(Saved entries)
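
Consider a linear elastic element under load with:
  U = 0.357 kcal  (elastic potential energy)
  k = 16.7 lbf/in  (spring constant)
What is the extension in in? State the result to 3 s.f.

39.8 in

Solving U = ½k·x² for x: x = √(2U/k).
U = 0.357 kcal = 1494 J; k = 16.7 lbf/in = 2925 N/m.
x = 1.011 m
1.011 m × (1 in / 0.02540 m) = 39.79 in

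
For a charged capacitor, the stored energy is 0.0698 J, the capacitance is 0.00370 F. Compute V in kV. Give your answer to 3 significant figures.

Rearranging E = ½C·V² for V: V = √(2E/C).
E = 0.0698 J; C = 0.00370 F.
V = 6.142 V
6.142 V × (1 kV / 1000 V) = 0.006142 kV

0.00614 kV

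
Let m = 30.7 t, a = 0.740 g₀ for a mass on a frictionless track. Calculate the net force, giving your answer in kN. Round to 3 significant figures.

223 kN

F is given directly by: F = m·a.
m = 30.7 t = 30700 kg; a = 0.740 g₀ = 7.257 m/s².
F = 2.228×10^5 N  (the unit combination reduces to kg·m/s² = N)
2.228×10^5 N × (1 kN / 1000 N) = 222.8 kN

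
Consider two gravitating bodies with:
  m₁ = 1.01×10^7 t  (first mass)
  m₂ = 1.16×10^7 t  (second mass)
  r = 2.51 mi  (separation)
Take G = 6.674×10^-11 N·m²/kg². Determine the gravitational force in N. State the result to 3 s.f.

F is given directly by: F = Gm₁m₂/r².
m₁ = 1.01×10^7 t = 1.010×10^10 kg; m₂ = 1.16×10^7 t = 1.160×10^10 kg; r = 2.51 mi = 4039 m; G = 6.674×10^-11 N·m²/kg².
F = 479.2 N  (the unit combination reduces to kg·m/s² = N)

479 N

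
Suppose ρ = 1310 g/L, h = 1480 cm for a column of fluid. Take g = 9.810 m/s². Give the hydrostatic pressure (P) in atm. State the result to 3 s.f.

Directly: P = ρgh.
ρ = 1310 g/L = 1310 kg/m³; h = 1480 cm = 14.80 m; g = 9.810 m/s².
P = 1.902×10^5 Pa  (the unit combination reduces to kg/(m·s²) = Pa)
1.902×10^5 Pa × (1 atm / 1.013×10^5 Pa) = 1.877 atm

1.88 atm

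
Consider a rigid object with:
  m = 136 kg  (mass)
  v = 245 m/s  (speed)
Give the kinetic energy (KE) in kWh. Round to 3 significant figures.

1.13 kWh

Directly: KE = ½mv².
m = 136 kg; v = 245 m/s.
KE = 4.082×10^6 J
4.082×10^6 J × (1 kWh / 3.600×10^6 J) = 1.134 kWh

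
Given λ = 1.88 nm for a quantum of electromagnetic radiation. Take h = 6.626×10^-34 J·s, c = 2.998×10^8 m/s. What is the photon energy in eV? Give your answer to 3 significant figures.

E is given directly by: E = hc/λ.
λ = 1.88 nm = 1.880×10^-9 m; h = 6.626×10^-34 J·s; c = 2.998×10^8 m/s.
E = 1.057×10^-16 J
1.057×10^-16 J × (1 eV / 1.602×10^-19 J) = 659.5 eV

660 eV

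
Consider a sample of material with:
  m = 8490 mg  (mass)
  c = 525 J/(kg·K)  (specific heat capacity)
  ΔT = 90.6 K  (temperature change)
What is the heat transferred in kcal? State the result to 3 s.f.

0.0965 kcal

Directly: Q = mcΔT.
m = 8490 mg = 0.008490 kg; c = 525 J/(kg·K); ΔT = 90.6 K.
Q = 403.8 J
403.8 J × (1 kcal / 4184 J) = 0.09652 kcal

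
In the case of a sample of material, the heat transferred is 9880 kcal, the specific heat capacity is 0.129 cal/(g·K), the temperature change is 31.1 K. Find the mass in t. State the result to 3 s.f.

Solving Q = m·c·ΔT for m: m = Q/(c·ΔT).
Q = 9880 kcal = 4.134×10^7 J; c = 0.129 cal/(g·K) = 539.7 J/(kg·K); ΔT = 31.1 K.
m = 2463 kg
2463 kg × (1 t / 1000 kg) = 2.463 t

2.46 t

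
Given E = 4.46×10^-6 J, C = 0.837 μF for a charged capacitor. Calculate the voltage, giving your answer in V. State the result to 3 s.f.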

§ **What is needed**
What you output should match every line above exactly.

§ **Solution below**
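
Consider a linear elastic element under load with:
  U = 0.357 kcal  (elastic potential energy)
  k = 16.7 lbf/in  (spring constant)
What is the extension in in? State the result to 3 s.f.

39.8 in

Solving U = ½k·x² for x: x = √(2U/k).
U = 0.357 kcal = 1494 J; k = 16.7 lbf/in = 2925 N/m.
x = 1.011 m
1.011 m × (1 in / 0.02540 m) = 39.79 in

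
For a charged capacitor, the stored energy is 0.0698 J, the capacitance is 0.00370 F. Compute V in kV. Give your answer to 3 significant figures.

Rearranging E = ½C·V² for V: V = √(2E/C).
E = 0.0698 J; C = 0.00370 F.
V = 6.142 V
6.142 V × (1 kV / 1000 V) = 0.006142 kV

0.00614 kV

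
Let m = 30.7 t, a = 0.740 g₀ for a mass on a frictionless track. Calculate the net force, giving your answer in kN. Round to 3 significant figures.

223 kN

F is given directly by: F = m·a.
m = 30.7 t = 30700 kg; a = 0.740 g₀ = 7.257 m/s².
F = 2.228×10^5 N  (the unit combination reduces to kg·m/s² = N)
2.228×10^5 N × (1 kN / 1000 N) = 222.8 kN

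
Consider two gravitating bodies with:
  m₁ = 1.01×10^7 t  (first mass)
  m₂ = 1.16×10^7 t  (second mass)
  r = 2.51 mi  (separation)
Take G = 6.674×10^-11 N·m²/kg². Determine the gravitational force in N. State the result to 3 s.f.

F is given directly by: F = Gm₁m₂/r².
m₁ = 1.01×10^7 t = 1.010×10^10 kg; m₂ = 1.16×10^7 t = 1.160×10^10 kg; r = 2.51 mi = 4039 m; G = 6.674×10^-11 N·m²/kg².
F = 479.2 N  (the unit combination reduces to kg·m/s² = N)

479 N

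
Suppose ρ = 1310 g/L, h = 1480 cm for a column of fluid. Take g = 9.810 m/s². Give the hydrostatic pressure (P) in atm. State the result to 3 s.f.

Directly: P = ρgh.
ρ = 1310 g/L = 1310 kg/m³; h = 1480 cm = 14.80 m; g = 9.810 m/s².
P = 1.902×10^5 Pa  (the unit combination reduces to kg/(m·s²) = Pa)
1.902×10^5 Pa × (1 atm / 1.013×10^5 Pa) = 1.877 atm

1.88 atm

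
Consider a rigid object with:
  m = 136 kg  (mass)
  v = 245 m/s  (speed)
Give the kinetic energy (KE) in kWh. Round to 3 significant figures.

1.13 kWh

Directly: KE = ½mv².
m = 136 kg; v = 245 m/s.
KE = 4.082×10^6 J
4.082×10^6 J × (1 kWh / 3.600×10^6 J) = 1.134 kWh

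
Given λ = 1.88 nm for a quantum of electromagnetic radiation. Take h = 6.626×10^-34 J·s, c = 2.998×10^8 m/s. What is the photon energy in eV? Give your answer to 3 significant figures.

E is given directly by: E = hc/λ.
λ = 1.88 nm = 1.880×10^-9 m; h = 6.626×10^-34 J·s; c = 2.998×10^8 m/s.
E = 1.057×10^-16 J
1.057×10^-16 J × (1 eV / 1.602×10^-19 J) = 659.5 eV

660 eV

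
Consider a sample of material with:
  m = 8490 mg  (mass)
  c = 525 J/(kg·K)  (specific heat capacity)
  ΔT = 90.6 K  (temperature change)
What is the heat transferred in kcal? State the result to 3 s.f.

0.0965 kcal

Directly: Q = mcΔT.
m = 8490 mg = 0.008490 kg; c = 525 J/(kg·K); ΔT = 90.6 K.
Q = 403.8 J
403.8 J × (1 kcal / 4184 J) = 0.09652 kcal

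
In the case of a sample of material, the heat transferred is 9880 kcal, the specific heat capacity is 0.129 cal/(g·K), the temperature change is 31.1 K. Find the mass in t. State the result to 3 s.f.

Solving Q = m·c·ΔT for m: m = Q/(c·ΔT).
Q = 9880 kcal = 4.134×10^7 J; c = 0.129 cal/(g·K) = 539.7 J/(kg·K); ΔT = 31.1 K.
m = 2463 kg
2463 kg × (1 t / 1000 kg) = 2.463 t

2.46 t

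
Given E = 4.46×10^-6 J, C = 0.837 μF for a charged capacitor. Calculate the voltage, giving your answer in V. State the result to 3 s.f.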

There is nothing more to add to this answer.